Your task:
All lines in the entries below that hold "rows" make up the answer.
————————
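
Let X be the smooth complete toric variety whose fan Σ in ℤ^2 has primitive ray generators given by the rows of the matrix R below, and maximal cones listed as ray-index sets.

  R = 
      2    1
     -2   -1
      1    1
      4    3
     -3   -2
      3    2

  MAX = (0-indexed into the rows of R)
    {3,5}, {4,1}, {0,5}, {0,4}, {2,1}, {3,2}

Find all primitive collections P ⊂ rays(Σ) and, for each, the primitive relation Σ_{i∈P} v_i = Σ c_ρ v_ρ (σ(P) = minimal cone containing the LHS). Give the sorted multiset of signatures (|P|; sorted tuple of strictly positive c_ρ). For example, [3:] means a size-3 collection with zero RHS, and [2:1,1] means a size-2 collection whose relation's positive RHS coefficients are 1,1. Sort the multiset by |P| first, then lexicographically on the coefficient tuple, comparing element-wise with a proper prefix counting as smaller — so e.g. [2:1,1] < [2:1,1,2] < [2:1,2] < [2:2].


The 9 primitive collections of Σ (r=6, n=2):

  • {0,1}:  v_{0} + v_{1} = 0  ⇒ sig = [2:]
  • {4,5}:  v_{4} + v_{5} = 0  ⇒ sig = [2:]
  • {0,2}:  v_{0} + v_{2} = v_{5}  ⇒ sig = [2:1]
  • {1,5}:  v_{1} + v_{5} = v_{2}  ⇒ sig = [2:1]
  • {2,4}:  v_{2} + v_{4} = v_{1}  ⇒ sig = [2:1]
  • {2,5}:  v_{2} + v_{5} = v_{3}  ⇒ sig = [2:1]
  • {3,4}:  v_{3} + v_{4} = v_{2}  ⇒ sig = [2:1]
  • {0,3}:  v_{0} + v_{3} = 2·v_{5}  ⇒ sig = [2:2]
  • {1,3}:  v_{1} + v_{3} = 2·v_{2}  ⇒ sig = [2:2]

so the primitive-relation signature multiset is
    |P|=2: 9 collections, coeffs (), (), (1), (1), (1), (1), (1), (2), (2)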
————————
The answer:
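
Let X be the smooth complete toric variety whose fan Σ in ℤ^2 has primitive ray generators given by the rows of the matrix R below, and maximal cones listed as ray-index sets.
  MAX = (0-indexed into the rows of R)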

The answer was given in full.